Exercise brief: From the line with "gefter → gefterus" through the line with "mekozr becomes mekozrren", repeat the entries verbatim, both end lines included, and add nothing.

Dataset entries

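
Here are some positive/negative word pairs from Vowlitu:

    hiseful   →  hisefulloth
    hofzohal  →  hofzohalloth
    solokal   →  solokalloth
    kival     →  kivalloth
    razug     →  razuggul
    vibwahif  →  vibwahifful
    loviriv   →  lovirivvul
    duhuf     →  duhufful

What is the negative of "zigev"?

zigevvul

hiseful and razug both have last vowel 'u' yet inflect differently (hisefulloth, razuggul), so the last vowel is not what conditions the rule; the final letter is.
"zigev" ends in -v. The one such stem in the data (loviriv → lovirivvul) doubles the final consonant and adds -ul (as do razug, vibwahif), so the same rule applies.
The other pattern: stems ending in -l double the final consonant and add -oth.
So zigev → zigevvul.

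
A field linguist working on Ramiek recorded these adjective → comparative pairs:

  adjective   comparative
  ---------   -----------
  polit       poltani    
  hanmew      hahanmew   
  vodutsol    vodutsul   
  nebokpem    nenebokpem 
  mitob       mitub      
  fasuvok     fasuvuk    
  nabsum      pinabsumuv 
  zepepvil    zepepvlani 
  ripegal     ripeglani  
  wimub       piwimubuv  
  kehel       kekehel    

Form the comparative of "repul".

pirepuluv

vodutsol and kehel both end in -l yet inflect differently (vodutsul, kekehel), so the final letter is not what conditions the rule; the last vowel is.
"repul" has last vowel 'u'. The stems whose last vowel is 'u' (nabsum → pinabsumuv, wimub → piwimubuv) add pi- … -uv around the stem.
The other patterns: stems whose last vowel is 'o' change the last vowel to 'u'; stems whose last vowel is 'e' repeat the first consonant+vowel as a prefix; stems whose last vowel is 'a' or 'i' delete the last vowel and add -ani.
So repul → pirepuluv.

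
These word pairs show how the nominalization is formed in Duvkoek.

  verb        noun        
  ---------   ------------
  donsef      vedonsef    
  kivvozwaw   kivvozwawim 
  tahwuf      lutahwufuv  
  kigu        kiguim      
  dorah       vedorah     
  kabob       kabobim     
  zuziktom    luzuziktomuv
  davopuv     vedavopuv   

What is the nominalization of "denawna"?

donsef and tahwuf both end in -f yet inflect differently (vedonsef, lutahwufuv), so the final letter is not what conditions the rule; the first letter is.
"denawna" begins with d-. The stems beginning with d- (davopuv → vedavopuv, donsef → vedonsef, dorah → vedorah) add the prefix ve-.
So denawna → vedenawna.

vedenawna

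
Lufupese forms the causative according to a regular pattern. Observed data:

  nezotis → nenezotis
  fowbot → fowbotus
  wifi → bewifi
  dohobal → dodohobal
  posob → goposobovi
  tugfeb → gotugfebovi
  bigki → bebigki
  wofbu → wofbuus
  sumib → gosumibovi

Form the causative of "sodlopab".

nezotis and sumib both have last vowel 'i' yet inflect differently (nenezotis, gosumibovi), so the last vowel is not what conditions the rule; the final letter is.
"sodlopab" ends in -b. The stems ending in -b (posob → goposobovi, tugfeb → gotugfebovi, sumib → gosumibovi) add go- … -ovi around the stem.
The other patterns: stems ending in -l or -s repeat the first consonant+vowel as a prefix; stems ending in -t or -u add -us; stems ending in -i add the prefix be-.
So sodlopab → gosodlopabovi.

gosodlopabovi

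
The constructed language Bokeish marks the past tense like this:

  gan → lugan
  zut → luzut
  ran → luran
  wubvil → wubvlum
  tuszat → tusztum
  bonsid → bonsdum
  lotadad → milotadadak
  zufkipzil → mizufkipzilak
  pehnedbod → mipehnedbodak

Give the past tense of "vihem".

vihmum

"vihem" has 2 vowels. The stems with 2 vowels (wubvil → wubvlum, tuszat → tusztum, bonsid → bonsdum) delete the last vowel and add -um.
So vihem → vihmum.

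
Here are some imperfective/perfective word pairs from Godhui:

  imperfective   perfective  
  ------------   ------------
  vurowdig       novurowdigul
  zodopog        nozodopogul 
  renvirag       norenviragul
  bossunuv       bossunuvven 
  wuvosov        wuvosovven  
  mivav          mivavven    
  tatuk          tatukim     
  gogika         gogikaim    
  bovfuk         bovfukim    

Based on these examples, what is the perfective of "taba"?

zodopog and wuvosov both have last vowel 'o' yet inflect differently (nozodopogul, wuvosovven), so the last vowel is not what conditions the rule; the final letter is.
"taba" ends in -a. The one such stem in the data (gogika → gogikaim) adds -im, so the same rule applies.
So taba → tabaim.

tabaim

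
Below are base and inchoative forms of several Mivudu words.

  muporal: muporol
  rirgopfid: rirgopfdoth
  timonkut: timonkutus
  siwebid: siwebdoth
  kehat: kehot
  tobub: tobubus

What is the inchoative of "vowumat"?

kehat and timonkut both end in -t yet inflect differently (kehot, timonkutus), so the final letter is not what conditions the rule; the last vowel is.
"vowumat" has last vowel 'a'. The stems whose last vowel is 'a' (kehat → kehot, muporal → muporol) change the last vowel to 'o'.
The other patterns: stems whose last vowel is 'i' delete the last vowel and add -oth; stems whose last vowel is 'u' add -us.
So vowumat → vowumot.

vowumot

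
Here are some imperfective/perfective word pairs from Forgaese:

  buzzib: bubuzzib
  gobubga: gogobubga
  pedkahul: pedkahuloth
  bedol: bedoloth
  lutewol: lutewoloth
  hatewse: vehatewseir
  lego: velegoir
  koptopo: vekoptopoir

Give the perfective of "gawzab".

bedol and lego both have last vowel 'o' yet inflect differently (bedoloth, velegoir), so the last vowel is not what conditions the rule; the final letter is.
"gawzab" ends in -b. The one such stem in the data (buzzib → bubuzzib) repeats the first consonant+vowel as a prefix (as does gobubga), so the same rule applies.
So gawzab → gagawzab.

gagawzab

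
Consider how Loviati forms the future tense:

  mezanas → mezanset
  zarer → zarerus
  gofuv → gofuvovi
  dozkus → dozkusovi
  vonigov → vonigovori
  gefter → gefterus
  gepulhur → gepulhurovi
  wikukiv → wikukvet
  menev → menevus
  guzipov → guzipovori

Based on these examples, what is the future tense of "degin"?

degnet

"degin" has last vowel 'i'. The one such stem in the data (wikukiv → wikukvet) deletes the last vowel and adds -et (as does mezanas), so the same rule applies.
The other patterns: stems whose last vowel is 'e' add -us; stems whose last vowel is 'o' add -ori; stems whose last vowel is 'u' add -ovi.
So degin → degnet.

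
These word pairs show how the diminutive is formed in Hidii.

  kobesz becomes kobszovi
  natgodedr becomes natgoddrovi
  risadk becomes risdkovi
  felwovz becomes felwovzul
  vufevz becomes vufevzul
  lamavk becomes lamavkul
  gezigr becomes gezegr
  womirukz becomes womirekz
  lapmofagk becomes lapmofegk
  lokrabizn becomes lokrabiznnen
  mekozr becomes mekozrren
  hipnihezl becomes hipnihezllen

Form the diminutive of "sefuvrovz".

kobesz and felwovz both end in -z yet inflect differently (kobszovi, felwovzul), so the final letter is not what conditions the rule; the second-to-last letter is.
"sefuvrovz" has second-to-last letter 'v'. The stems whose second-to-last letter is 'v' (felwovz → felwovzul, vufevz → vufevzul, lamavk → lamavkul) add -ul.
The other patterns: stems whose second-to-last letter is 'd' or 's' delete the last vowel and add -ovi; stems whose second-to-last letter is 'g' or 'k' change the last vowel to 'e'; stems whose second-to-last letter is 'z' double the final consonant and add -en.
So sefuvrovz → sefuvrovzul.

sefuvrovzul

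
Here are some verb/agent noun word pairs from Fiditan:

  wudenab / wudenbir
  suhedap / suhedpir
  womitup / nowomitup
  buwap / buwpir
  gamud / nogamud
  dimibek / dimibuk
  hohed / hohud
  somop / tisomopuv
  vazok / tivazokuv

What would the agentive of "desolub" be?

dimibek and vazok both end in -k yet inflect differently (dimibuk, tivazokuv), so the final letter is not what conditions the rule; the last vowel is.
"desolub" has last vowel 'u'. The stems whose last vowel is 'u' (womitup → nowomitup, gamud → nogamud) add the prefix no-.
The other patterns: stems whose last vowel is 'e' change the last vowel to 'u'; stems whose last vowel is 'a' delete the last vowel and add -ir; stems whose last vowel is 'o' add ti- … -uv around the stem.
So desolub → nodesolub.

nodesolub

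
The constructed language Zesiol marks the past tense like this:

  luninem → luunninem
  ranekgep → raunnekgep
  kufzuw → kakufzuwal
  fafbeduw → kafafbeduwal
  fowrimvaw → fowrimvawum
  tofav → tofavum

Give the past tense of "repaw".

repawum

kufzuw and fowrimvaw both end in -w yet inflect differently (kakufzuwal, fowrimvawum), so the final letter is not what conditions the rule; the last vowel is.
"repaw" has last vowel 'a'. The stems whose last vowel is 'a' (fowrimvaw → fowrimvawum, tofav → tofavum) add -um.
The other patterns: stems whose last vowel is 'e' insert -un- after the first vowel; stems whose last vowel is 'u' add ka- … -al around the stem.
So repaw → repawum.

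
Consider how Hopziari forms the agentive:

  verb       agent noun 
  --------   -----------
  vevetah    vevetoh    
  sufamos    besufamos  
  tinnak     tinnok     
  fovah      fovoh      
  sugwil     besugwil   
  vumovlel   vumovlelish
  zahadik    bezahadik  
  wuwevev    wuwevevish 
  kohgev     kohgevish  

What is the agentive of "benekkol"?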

Solution to this problem:
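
  gefter → gefterus
  gepulhur → gepulhurovi
  wikukiv → wikukvet
  menev → menevus
  guzipov → guzipovori

Based on these examples, what is the future tense of "degin"?

degnet

"degin" has last vowel 'i'. The one such stem in the data (wikukiv → wikukvet) deletes the last vowel and adds -et (as does mezanas), so the same rule applies.
The other patterns: stems whose last vowel is 'e' add -us; stems whose last vowel is 'o' add -ori; stems whose last vowel is 'u' add -ovi.
So degin → degnet.

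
These word pairs show how the diminutive is formed in Hidii.

  kobesz becomes kobszovi
  natgodedr becomes natgoddrovi
  risadk becomes risdkovi
  felwovz becomes felwovzul
  vufevz becomes vufevzul
  lamavk becomes lamavkul
  gezigr becomes gezegr
  womirukz becomes womirekz
  lapmofagk becomes lapmofegk
  lokrabizn becomes lokrabiznnen
  mekozr becomes mekozrren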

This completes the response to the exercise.